◆ Exercise aim ◆
The entries that follow need to be retyped verbatim.

◆ Exercise material ◆
★ ★ ★ ★ ★ ★ ★

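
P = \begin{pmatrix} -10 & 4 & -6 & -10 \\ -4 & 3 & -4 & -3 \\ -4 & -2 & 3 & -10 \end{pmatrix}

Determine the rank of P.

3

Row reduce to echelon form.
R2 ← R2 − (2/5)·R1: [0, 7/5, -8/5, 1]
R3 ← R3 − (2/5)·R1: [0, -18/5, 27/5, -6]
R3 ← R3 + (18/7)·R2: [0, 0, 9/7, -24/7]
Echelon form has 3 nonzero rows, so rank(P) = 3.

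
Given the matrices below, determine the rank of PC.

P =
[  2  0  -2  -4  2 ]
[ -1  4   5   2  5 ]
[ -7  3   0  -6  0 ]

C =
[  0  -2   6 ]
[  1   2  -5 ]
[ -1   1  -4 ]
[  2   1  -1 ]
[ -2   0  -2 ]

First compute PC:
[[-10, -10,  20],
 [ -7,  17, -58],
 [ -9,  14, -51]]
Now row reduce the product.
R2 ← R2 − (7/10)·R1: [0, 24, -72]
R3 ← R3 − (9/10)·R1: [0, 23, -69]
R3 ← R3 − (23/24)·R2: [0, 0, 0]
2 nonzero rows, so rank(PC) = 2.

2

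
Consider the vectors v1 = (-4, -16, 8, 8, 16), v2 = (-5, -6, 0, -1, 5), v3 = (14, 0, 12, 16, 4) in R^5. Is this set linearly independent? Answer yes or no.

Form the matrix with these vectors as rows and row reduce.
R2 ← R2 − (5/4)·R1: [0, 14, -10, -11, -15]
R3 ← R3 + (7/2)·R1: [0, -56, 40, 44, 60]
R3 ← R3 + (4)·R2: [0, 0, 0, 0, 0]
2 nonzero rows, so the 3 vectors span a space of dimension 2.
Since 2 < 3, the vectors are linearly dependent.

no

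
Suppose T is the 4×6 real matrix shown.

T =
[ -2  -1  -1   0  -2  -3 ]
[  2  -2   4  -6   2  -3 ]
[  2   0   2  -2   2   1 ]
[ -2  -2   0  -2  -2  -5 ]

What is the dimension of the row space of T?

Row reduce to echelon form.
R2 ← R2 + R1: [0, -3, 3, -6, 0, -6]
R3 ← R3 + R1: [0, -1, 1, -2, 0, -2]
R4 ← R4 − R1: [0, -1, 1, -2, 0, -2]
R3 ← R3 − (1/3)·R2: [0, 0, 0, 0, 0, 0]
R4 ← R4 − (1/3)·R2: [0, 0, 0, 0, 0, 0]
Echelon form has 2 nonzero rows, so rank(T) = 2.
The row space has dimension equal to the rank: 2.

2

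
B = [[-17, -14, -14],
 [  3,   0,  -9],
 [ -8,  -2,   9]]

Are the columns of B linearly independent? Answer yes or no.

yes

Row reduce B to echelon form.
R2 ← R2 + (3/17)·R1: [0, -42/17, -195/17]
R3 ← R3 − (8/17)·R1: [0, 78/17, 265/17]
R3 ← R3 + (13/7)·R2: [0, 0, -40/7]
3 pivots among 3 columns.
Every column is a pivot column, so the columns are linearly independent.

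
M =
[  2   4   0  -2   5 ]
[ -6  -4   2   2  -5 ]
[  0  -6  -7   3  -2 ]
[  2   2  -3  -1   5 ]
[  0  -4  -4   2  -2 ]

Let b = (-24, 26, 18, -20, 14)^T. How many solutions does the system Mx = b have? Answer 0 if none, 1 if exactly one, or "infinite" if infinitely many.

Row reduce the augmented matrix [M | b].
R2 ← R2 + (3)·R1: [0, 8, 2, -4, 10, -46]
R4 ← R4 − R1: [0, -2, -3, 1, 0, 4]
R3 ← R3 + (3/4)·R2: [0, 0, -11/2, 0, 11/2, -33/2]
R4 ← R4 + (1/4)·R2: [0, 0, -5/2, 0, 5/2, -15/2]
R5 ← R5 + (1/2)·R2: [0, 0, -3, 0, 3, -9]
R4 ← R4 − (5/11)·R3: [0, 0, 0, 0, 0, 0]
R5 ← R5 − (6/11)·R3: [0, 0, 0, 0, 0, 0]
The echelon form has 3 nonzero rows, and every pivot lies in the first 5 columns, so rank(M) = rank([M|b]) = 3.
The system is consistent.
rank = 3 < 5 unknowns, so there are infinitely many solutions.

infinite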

★ ★ ★ ★ ★ ★ ★

◆ Exercise output ◆
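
P = \begin{pmatrix} -10 & 4 & -6 & -10 \\ -4 & 3 & -4 & -3 \\ -4 & -2 & 3 & -10 \end{pmatrix}

Determine the rank of P.

3

Row reduce to echelon form.
R2 ← R2 − (2/5)·R1: [0, 7/5, -8/5, 1]
R3 ← R3 − (2/5)·R1: [0, -18/5, 27/5, -6]
R3 ← R3 + (18/7)·R2: [0, 0, 9/7, -24/7]
Echelon form has 3 nonzero rows, so rank(P) = 3.

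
Given the matrices below, determine the rank of PC.

P =
[  2  0  -2  -4  2 ]
[ -1  4   5   2  5 ]
[ -7  3   0  -6  0 ]

C =
[  0  -2   6 ]
[  1   2  -5 ]
[ -1   1  -4 ]
[  2   1  -1 ]
[ -2   0  -2 ]

First compute PC:
[[-10, -10,  20],
 [ -7,  17, -58],
 [ -9,  14, -51]]
Now row reduce the product.
R2 ← R2 − (7/10)·R1: [0, 24, -72]
R3 ← R3 − (9/10)·R1: [0, 23, -69]
R3 ← R3 − (23/24)·R2: [0, 0, 0]
2 nonzero rows, so rank(PC) = 2.

2

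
Consider the vectors v1 = (-4, -16, 8, 8, 16), v2 = (-5, -6, 0, -1, 5), v3 = (14, 0, 12, 16, 4) in R^5. Is this set linearly independent? Answer yes or no.

Form the matrix with these vectors as rows and row reduce.
R2 ← R2 − (5/4)·R1: [0, 14, -10, -11, -15]
R3 ← R3 + (7/2)·R1: [0, -56, 40, 44, 60]
R3 ← R3 + (4)·R2: [0, 0, 0, 0, 0]
2 nonzero rows, so the 3 vectors span a space of dimension 2.
Since 2 < 3, the vectors are linearly dependent.

no

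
Suppose T is the 4×6 real matrix shown.

T =
[ -2  -1  -1   0  -2  -3 ]
[  2  -2   4  -6   2  -3 ]
[  2   0   2  -2   2   1 ]
[ -2  -2   0  -2  -2  -5 ]

What is the dimension of the row space of T?

Row reduce to echelon form.
R2 ← R2 + R1: [0, -3, 3, -6, 0, -6]
R3 ← R3 + R1: [0, -1, 1, -2, 0, -2]
R4 ← R4 − R1: [0, -1, 1, -2, 0, -2]
R3 ← R3 − (1/3)·R2: [0, 0, 0, 0, 0, 0]
R4 ← R4 − (1/3)·R2: [0, 0, 0, 0, 0, 0]
Echelon form has 2 nonzero rows, so rank(T) = 2.
The row space has dimension equal to the rank: 2.

2

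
B = [[-17, -14, -14],
 [  3,   0,  -9],
 [ -8,  -2,   9]]

Are the columns of B linearly independent? Answer yes or no.

yes

Row reduce B to echelon form.
R2 ← R2 + (3/17)·R1: [0, -42/17, -195/17]
R3 ← R3 − (8/17)·R1: [0, 78/17, 265/17]
R3 ← R3 + (13/7)·R2: [0, 0, -40/7]
3 pivots among 3 columns.
Every column is a pivot column, so the columns are linearly independent.

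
M =
[  2   4   0  -2   5 ]
[ -6  -4   2   2  -5 ]
[  0  -6  -7   3  -2 ]
[  2   2  -3  -1   5 ]
[  0  -4  -4   2  -2 ]

Let b = (-24, 26, 18, -20, 14)^T. How many solutions does the system Mx = b have? Answer 0 if none, 1 if exactly one, or "infinite" if infinitely many.

Row reduce the augmented matrix [M | b].
R2 ← R2 + (3)·R1: [0, 8, 2, -4, 10, -46]
R4 ← R4 − R1: [0, -2, -3, 1, 0, 4]
R3 ← R3 + (3/4)·R2: [0, 0, -11/2, 0, 11/2, -33/2]
R4 ← R4 + (1/4)·R2: [0, 0, -5/2, 0, 5/2, -15/2]
R5 ← R5 + (1/2)·R2: [0, 0, -3, 0, 3, -9]
R4 ← R4 − (5/11)·R3: [0, 0, 0, 0, 0, 0]
R5 ← R5 − (6/11)·R3: [0, 0, 0, 0, 0, 0]
The echelon form has 3 nonzero rows, and every pivot lies in the first 5 columns, so rank(M) = rank([M|b]) = 3.
The system is consistent.
rank = 3 < 5 unknowns, so there are infinitely many solutions.

infinite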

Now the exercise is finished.